MATERIALS PROVIDED:
· · ·
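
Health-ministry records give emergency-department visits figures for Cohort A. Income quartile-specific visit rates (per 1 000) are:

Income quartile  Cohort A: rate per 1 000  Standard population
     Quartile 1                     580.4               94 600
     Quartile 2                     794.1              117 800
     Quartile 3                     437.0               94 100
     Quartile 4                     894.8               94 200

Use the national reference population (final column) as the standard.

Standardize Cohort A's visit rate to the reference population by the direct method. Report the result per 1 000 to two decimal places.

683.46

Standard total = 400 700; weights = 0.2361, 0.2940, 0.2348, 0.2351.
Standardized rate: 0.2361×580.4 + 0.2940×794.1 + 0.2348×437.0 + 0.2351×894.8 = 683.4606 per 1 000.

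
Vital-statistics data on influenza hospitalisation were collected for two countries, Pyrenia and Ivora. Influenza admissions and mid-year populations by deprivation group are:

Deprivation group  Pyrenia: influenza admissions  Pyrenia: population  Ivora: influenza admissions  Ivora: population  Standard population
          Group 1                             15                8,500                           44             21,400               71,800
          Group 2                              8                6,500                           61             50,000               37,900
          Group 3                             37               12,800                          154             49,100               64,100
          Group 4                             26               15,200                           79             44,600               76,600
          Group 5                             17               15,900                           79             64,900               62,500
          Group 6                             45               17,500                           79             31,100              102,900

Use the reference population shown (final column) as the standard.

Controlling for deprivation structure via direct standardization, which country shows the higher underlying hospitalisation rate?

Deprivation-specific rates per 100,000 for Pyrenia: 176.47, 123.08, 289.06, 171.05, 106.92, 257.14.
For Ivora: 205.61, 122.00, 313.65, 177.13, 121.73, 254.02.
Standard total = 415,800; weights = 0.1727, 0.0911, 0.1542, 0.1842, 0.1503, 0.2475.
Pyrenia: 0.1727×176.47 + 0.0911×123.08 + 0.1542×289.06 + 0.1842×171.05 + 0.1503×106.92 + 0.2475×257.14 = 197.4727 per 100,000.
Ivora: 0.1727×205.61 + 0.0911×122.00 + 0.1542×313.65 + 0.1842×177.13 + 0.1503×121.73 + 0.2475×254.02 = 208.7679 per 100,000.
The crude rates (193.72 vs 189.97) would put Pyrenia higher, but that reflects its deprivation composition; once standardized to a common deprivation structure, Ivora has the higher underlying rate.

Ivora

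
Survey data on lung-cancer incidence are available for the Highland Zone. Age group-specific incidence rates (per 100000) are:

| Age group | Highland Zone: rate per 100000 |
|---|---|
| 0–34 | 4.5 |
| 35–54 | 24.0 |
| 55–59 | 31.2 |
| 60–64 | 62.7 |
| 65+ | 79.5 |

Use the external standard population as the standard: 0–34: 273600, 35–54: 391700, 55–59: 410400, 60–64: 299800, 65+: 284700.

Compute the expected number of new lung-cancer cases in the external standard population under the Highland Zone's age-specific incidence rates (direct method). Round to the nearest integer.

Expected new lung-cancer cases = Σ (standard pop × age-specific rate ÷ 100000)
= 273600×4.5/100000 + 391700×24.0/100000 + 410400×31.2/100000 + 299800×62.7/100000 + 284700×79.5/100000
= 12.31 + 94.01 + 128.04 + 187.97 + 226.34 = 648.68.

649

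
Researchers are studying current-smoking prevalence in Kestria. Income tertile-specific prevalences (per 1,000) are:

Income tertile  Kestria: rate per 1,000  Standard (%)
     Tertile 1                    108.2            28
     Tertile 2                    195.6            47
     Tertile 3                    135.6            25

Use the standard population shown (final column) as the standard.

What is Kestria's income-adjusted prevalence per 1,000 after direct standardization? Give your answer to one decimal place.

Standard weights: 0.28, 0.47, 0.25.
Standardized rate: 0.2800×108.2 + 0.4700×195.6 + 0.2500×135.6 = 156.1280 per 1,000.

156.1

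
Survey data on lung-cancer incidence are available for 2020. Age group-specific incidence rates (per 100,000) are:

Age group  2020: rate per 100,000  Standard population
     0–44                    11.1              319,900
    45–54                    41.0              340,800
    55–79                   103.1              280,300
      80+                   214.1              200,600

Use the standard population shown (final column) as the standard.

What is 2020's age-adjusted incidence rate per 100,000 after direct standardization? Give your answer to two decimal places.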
· · ·
TASK ITEM: Repeat the data verbatim.

EXERCISE RESPONSE:
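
Health-ministry records give emergency-department visits figures for Cohort A. Income quartile-specific visit rates (per 1 000) are:

Income quartile  Cohort A: rate per 1 000  Standard population
     Quartile 1                     580.4               94 600
     Quartile 2                     794.1              117 800
     Quartile 3                     437.0               94 100
     Quartile 4                     894.8               94 200

Use the national reference population (final column) as the standard.

Standardize Cohort A's visit rate to the reference population by the direct method. Report the result per 1 000 to two decimal places.

683.46

Standard total = 400 700; weights = 0.2361, 0.2940, 0.2348, 0.2351.
Standardized rate: 0.2361×580.4 + 0.2940×794.1 + 0.2348×437.0 + 0.2351×894.8 = 683.4606 per 1 000.

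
Vital-statistics data on influenza hospitalisation were collected for two countries, Pyrenia and Ivora. Influenza admissions and mid-year populations by deprivation group are:

Deprivation group  Pyrenia: influenza admissions  Pyrenia: population  Ivora: influenza admissions  Ivora: population  Standard population
          Group 1                             15                8,500                           44             21,400               71,800
          Group 2                              8                6,500                           61             50,000               37,900
          Group 3                             37               12,800                          154             49,100               64,100
          Group 4                             26               15,200                           79             44,600               76,600
          Group 5                             17               15,900                           79             64,900               62,500
          Group 6                             45               17,500                           79             31,100              102,900

Use the reference population shown (final column) as the standard.

Controlling for deprivation structure via direct standardization, which country shows the higher underlying hospitalisation rate?

Deprivation-specific rates per 100,000 for Pyrenia: 176.47, 123.08, 289.06, 171.05, 106.92, 257.14.
For Ivora: 205.61, 122.00, 313.65, 177.13, 121.73, 254.02.
Standard total = 415,800; weights = 0.1727, 0.0911, 0.1542, 0.1842, 0.1503, 0.2475.
Pyrenia: 0.1727×176.47 + 0.0911×123.08 + 0.1542×289.06 + 0.1842×171.05 + 0.1503×106.92 + 0.2475×257.14 = 197.4727 per 100,000.
Ivora: 0.1727×205.61 + 0.0911×122.00 + 0.1542×313.65 + 0.1842×177.13 + 0.1503×121.73 + 0.2475×254.02 = 208.7679 per 100,000.
The crude rates (193.72 vs 189.97) would put Pyrenia higher, but that reflects its deprivation composition; once standardized to a common deprivation structure, Ivora has the higher underlying rate.

Ivora

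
Survey data on lung-cancer incidence are available for the Highland Zone. Age group-specific incidence rates (per 100000) are:

| Age group | Highland Zone: rate per 100000 |
|---|---|
| 0–34 | 4.5 |
| 35–54 | 24.0 |
| 55–59 | 31.2 |
| 60–64 | 62.7 |
| 65+ | 79.5 |

Use the external standard population as the standard: 0–34: 273600, 35–54: 391700, 55–59: 410400, 60–64: 299800, 65+: 284700.

Compute the expected number of new lung-cancer cases in the external standard population under the Highland Zone's age-specific incidence rates (direct method). Round to the nearest integer.

Expected new lung-cancer cases = Σ (standard pop × age-specific rate ÷ 100000)
= 273600×4.5/100000 + 391700×24.0/100000 + 410400×31.2/100000 + 299800×62.7/100000 + 284700×79.5/100000
= 12.31 + 94.01 + 128.04 + 187.97 + 226.34 = 648.68.

649

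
Researchers are studying current-smoking prevalence in Kestria. Income tertile-specific prevalences (per 1,000) are:

Income tertile  Kestria: rate per 1,000  Standard (%)
     Tertile 1                    108.2            28
     Tertile 2                    195.6            47
     Tertile 3                    135.6            25

Use the standard population shown (final column) as the standard.

What is Kestria's income-adjusted prevalence per 1,000 after direct standardization? Give your answer to one decimal place.

Standard weights: 0.28, 0.47, 0.25.
Standardized rate: 0.2800×108.2 + 0.4700×195.6 + 0.2500×135.6 = 156.1280 per 1,000.

156.1

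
Survey data on lung-cancer incidence are available for 2020. Age group-specific incidence rates (per 100,000) are:

Age group  2020: rate per 100,000  Standard population
     0–44                    11.1              319,900
    45–54                    41.0              340,800
    55–79                   103.1              280,300
      80+                   214.1              200,600

Use the standard population shown (final column) as the standard.

What is 2020's age-adjusted incidence rate per 100,000 after direct standardization? Give your answer to two decimal places.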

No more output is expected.